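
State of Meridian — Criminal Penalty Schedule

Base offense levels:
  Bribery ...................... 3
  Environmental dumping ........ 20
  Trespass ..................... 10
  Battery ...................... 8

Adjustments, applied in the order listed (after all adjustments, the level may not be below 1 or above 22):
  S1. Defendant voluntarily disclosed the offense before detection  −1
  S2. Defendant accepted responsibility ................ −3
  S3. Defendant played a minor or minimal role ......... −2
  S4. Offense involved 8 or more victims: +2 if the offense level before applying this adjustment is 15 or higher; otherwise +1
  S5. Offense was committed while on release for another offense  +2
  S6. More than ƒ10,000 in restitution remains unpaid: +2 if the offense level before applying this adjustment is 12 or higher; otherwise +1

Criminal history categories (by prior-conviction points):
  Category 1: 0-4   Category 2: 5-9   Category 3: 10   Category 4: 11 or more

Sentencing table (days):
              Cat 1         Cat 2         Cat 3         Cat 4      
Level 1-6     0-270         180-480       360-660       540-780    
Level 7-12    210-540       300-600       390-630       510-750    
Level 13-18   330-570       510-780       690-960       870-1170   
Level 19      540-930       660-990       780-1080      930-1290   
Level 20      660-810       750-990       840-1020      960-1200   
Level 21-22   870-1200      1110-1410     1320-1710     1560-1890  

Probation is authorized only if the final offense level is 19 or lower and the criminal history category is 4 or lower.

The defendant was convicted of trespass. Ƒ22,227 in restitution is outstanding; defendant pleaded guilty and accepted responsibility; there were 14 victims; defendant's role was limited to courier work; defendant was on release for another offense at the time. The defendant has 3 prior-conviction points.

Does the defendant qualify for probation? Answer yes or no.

Base offense level for trespass: 10.
S2 applies: 10 − 3 = 7.
S3 applies: 7 − 2 = 5.
S4 applies (level before this adjustment is 5 < 15, so +1): 5 + 1 = 6.
S5 applies: 6 + 2 = 8.
S6 applies (level before this adjustment is 8 < 12, so +1): 8 + 1 = 9.
Final offense level: 9.
Criminal history: 3 prior points → Category 1 (0-4).
Level 9 falls in the 7-12 band.
Grid: Level 7-12 × Category 1 = 210-540 days.
Probation check: level 9 ≤ 19 and category 1 ≤ 4 → eligible.

Yes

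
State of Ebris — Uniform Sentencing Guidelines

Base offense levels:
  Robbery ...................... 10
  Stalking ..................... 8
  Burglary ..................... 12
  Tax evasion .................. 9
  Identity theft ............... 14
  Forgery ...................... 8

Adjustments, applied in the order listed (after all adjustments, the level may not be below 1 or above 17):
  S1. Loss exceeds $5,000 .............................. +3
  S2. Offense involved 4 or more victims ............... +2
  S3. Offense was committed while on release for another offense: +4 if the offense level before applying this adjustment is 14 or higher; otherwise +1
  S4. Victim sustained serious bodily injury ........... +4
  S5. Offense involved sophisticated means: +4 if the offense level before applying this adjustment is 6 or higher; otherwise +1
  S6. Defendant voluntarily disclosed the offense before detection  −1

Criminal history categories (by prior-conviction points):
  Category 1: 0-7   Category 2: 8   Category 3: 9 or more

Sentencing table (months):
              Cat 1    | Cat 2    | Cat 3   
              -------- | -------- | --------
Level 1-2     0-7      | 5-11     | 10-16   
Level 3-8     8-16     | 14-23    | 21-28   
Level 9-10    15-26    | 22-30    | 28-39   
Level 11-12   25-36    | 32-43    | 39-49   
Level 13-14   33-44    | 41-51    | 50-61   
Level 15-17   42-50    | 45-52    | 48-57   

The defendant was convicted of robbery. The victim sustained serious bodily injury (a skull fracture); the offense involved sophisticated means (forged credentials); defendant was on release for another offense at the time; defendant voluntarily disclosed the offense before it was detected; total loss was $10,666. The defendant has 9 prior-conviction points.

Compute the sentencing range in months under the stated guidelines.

48-57 months

Base offense level for robbery: 10.
S1 applies: 10 + 3 = 13.
S3 applies (level before this adjustment is 13 < 14, so +1): 13 + 1 = 14.
S4 applies: 14 + 4 = 18.
S5 applies (level before this adjustment is 18 ≥ 6, so +4): 18 + 4 = 22.
S6 applies: 22 − 1 = 21.
Level 21 exceeds the maximum of 17; capped at 17.
Final offense level: 17.
Criminal history: 9 prior points → Category 3 (9+).
Level 17 falls in the 15-17 band.
Grid: Level 15-17 × Category 3 = 48-57 months.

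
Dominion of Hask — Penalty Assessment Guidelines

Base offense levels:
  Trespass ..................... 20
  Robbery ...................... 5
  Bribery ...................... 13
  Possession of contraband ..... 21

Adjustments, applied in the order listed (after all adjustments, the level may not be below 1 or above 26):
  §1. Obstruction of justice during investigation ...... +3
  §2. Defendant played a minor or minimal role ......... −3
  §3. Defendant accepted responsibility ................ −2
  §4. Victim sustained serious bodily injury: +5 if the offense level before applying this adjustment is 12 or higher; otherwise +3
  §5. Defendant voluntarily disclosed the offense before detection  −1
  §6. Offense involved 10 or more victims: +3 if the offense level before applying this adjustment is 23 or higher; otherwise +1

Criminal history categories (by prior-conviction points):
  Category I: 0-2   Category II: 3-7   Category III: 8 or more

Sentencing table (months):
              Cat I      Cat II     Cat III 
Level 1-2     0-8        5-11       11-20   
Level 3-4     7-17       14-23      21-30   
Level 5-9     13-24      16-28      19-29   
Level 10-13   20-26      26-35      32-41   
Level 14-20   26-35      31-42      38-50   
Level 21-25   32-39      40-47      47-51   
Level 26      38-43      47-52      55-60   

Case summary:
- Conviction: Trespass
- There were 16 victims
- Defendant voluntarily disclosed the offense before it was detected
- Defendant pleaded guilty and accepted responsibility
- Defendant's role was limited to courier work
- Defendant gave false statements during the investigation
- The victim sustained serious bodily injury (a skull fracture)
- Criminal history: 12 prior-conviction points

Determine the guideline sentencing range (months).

47-51 months

Base offense level for trespass: 20.
§1 applies: 20 + 3 = 23.
§2 applies: 23 − 3 = 20.
§3 applies: 20 − 2 = 18.
§4 applies (level before this adjustment is 18 ≥ 12, so +5): 18 + 5 = 23.
§5 applies: 23 − 1 = 22.
§6 applies (level before this adjustment is 22 < 23, so +1): 22 + 1 = 23.
Final offense level: 23.
Criminal history: 12 prior points → Category III (8+).
Level 23 falls in the 21-25 band.
Grid: Level 21-25 × Category III = 47-51 months.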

**********

The task: Begin with the line above that has "Stalking ..................... 8" and continue through the line that has "S6. Defendant voluntarily", setting each one down exactly. Stop there.

Response:
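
  Stalking ..................... 8
  Burglary ..................... 12
  Tax evasion .................. 9
  Identity theft ............... 14
  Forgery ...................... 8

Adjustments, applied in the order listed (after all adjustments, the level may not be below 1 or above 17):
  S1. Loss exceeds $5,000 .............................. +3
  S2. Offense involved 4 or more victims ............... +2
  S3. Offense was committed while on release for another offense: +4 if the offense level before applying this adjustment is 14 or higher; otherwise +1
  S4. Victim sustained serious bodily injury ........... +4
  S5. Offense involved sophisticated means: +4 if the offense level before applying this adjustment is 6 or higher; otherwise +1
  S6. Defendant voluntarily disclosed the offense before detection  −1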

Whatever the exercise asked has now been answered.